----- RECORDS PROVIDED -----

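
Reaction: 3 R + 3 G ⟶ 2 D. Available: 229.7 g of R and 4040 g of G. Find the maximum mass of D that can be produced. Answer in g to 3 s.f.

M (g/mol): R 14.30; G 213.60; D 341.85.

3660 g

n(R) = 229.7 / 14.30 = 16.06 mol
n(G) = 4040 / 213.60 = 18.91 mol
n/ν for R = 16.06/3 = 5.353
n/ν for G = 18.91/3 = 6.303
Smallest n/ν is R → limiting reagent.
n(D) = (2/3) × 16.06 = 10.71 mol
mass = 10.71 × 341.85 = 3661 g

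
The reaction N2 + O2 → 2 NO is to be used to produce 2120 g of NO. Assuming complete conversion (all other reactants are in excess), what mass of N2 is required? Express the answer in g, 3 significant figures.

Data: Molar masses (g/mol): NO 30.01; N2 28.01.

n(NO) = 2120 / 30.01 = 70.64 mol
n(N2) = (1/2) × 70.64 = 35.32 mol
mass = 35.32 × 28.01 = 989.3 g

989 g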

-----
----- RECORDS PROVIDED -----

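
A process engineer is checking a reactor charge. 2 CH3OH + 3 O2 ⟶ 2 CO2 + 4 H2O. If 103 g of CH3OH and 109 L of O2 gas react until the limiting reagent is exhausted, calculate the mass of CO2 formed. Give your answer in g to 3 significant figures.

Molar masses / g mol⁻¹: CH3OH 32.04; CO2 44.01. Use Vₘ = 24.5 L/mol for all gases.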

-----
----- RECORDS PROVIDED -----

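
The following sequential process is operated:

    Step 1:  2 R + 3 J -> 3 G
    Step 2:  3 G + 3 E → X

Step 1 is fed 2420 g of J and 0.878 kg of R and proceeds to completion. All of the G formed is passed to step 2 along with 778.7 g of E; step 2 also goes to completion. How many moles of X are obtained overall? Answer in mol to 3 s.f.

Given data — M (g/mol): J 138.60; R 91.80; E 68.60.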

-----

WHAT IS REQUIRED |
Your response should be each line that includes the word "significant", copied from the records.

EXERCISE RESPONSE |
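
The reaction N2 + O2 → 2 NO is to be used to produce 2120 g of NO. Assuming complete conversion (all other reactants are in excess), what mass of N2 is required? Express the answer in g, 3 significant figures.
A process engineer is checking a reactor charge. 2 CH3OH + 3 O2 ⟶ 2 CO2 + 4 H2O. If 103 g of CH3OH and 109 L of O2 gas react until the limiting reagent is exhausted, calculate the mass of CO2 formed. Give your answer in g to 3 significant figures.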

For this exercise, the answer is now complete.